INSTRUCTIONS TO FOLLOW: The entries below are to be reproduced in full, exactly as written.

INPUT FOR THIS TASK:
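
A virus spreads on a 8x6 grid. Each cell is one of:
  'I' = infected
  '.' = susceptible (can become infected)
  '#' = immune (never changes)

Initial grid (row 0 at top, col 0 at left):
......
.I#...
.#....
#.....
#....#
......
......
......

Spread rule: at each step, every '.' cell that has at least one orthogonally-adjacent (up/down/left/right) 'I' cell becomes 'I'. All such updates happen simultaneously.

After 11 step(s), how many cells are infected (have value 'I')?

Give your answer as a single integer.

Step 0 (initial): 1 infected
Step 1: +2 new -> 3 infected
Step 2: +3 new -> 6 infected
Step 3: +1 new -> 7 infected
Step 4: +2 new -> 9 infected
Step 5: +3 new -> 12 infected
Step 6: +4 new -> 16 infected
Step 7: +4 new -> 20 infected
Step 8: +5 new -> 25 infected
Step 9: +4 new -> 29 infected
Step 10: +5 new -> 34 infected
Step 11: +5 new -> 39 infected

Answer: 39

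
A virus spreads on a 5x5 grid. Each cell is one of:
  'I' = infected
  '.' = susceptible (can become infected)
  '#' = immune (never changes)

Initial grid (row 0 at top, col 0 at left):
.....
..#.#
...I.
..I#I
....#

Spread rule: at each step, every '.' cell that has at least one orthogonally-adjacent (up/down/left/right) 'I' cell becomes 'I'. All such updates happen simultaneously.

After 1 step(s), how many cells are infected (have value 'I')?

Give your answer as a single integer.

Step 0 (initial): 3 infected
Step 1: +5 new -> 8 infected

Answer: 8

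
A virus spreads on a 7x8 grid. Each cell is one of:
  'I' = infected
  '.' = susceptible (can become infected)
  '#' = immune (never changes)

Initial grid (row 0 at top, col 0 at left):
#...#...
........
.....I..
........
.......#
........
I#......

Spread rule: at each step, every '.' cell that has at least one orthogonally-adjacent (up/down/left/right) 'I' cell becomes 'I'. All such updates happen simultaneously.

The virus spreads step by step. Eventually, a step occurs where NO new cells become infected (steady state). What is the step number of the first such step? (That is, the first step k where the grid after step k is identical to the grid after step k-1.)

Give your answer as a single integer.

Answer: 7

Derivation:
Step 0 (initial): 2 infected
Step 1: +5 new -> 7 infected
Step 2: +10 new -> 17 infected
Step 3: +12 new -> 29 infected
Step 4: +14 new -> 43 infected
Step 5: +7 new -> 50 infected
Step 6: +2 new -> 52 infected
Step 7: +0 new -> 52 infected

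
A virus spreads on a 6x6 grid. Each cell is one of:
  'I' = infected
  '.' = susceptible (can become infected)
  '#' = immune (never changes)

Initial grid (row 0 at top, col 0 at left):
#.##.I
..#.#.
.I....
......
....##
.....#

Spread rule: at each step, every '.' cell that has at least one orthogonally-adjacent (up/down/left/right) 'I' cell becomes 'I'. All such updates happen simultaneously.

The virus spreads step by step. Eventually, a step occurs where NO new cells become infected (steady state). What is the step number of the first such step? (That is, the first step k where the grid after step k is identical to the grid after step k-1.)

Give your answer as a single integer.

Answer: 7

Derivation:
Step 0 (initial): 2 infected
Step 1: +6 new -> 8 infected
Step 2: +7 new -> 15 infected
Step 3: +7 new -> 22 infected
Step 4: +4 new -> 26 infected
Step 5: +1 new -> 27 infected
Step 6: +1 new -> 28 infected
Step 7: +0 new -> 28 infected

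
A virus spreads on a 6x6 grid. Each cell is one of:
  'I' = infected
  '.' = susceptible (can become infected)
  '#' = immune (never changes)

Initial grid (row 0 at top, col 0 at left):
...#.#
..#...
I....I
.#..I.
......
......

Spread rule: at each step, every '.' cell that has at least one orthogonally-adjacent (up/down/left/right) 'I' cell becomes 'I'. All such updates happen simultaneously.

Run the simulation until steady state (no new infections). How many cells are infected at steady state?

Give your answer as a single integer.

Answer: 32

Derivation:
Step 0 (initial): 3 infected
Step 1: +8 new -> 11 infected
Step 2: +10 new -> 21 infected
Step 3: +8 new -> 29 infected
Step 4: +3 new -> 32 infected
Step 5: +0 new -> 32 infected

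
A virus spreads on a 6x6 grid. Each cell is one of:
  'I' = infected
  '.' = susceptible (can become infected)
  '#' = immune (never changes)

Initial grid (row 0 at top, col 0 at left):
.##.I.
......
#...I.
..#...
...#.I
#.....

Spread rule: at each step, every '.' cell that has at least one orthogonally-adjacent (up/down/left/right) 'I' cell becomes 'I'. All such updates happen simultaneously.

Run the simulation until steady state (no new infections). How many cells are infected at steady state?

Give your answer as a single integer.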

WRITTEN SOLUTION:
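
A virus spreads on a 8x6 grid. Each cell is one of:
  'I' = infected
  '.' = susceptible (can become infected)
  '#' = immune (never changes)

Initial grid (row 0 at top, col 0 at left):
......
.I#...
.#....
#.....
#....#
......
......
......

Spread rule: at each step, every '.' cell that has at least one orthogonally-adjacent (up/down/left/right) 'I' cell becomes 'I'. All such updates happen simultaneously.

After 11 step(s), how many cells are infected (have value 'I')?

Give your answer as a single integer.

Step 0 (initial): 1 infected
Step 1: +2 new -> 3 infected
Step 2: +3 new -> 6 infected
Step 3: +1 new -> 7 infected
Step 4: +2 new -> 9 infected
Step 5: +3 new -> 12 infected
Step 6: +4 new -> 16 infected
Step 7: +4 new -> 20 infected
Step 8: +5 new -> 25 infected
Step 9: +4 new -> 29 infected
Step 10: +5 new -> 34 infected
Step 11: +5 new -> 39 infected

Answer: 39

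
A virus spreads on a 5x5 grid. Each cell is one of:
  'I' = infected
  '.' = susceptible (can become infected)
  '#' = immune (never changes)

Initial grid (row 0 at top, col 0 at left):
.....
..#.#
...I.
..I#I
....#

Spread rule: at each step, every '.' cell that has at least one orthogonally-adjacent (up/down/left/right) 'I' cell becomes 'I'. All such updates happen simultaneously.

After 1 step(s), how many cells are infected (have value 'I')?

Give your answer as a single integer.

Step 0 (initial): 3 infected
Step 1: +5 new -> 8 infected

Answer: 8

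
A virus spreads on a 7x8 grid. Each cell is one of:
  'I' = infected
  '.' = susceptible (can become infected)
  '#' = immune (never changes)

Initial grid (row 0 at top, col 0 at left):
#...#...
........
.....I..
........
.......#
........
I#......

Spread rule: at each step, every '.' cell that has at least one orthogonally-adjacent (up/down/left/right) 'I' cell becomes 'I'. All such updates happen simultaneously.

The virus spreads step by step. Eventually, a step occurs where NO new cells become infected (steady state). What is the step number of the first such step? (That is, the first step k where the grid after step k is identical to the grid after step k-1.)

Give your answer as a single integer.

Answer: 7

Derivation:
Step 0 (initial): 2 infected
Step 1: +5 new -> 7 infected
Step 2: +10 new -> 17 infected
Step 3: +12 new -> 29 infected
Step 4: +14 new -> 43 infected
Step 5: +7 new -> 50 infected
Step 6: +2 new -> 52 infected
Step 7: +0 new -> 52 infected

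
A virus spreads on a 6x6 grid. Each cell is one of:
  'I' = infected
  '.' = susceptible (can become infected)
  '#' = immune (never changes)

Initial grid (row 0 at top, col 0 at left):
#.##.I
..#.#.
.I....
......
....##
.....#

Spread rule: at each step, every '.' cell that has at least one orthogonally-adjacent (up/down/left/right) 'I' cell becomes 'I'. All such updates happen simultaneously.

The virus spreads step by step. Eventually, a step occurs where NO new cells become infected (steady state). What is the step number of the first such step? (That is, the first step k where the grid after step k is identical to the grid after step k-1.)

Give your answer as a single integer.

Answer: 7

Derivation:
Step 0 (initial): 2 infected
Step 1: +6 new -> 8 infected
Step 2: +7 new -> 15 infected
Step 3: +7 new -> 22 infected
Step 4: +4 new -> 26 infected
Step 5: +1 new -> 27 infected
Step 6: +1 new -> 28 infected
Step 7: +0 new -> 28 infected

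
A virus spreads on a 6x6 grid. Each cell is one of:
  'I' = infected
  '.' = susceptible (can become infected)
  '#' = immune (never changes)

Initial grid (row 0 at top, col 0 at left):
...#.#
..#...
I....I
.#..I.
......
......

Spread rule: at each step, every '.' cell that has at least one orthogonally-adjacent (up/down/left/right) 'I' cell becomes 'I'. All such updates happen simultaneously.

Run the simulation until steady state (no new infections). How many cells are infected at steady state?

Give your answer as a single integer.

Answer: 32

Derivation:
Step 0 (initial): 3 infected
Step 1: +8 new -> 11 infected
Step 2: +10 new -> 21 infected
Step 3: +8 new -> 29 infected
Step 4: +3 new -> 32 infected
Step 5: +0 new -> 32 infected

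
A virus spreads on a 6x6 grid. Each cell is one of:
  'I' = infected
  '.' = susceptible (can become infected)
  '#' = immune (never changes)

Initial grid (row 0 at top, col 0 at left):
.##.I.
......
#...I.
..#...
...#.I
#.....

Spread rule: at each step, every '.' cell that has at least one orthogonally-adjacent (up/down/left/right) 'I' cell becomes 'I'. All such updates happen simultaneously.

Run the simulation until steady state (no new infections). How many cells are infected at steady state?

Give your answer as a single integer.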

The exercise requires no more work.